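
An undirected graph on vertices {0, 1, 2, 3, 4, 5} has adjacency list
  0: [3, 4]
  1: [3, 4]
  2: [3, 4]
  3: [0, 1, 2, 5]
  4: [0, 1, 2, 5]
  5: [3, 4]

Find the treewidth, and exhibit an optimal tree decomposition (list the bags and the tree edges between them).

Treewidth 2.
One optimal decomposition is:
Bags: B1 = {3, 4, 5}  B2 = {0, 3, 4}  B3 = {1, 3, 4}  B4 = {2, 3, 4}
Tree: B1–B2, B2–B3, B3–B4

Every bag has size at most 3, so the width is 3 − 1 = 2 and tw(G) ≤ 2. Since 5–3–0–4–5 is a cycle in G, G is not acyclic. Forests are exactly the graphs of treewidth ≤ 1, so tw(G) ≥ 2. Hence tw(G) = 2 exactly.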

──────────

[Task brief]: The full listing above is to be copied exactly, line for line.

[Exercise result]:
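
An undirected graph on vertices {0, 1, 2, 3, 4, 5} has adjacency list
  0: [3, 4]
  1: [3, 4]
  2: [3, 4]
  3: [0, 1, 2, 5]
  4: [0, 1, 2, 5]
  5: [3, 4]

Find the treewidth, and exhibit an optimal tree decomposition (list the bags and the tree edges between them).

Treewidth 2.
One optimal decomposition is:
Bags: B1 = {3, 4, 5}  B2 = {0, 3, 4}  B3 = {1, 3, 4}  B4 = {2, 3, 4}
Tree: B1–B2, B2–B3, B3–B4

Every bag has size at most 3, so the width is 3 − 1 = 2 and tw(G) ≤ 2. Since 5–3–0–4–5 is a cycle in G, G is not acyclic. Forests are exactly the graphs of treewidth ≤ 1, so tw(G) ≥ 2. Hence tw(G) = 2 exactly.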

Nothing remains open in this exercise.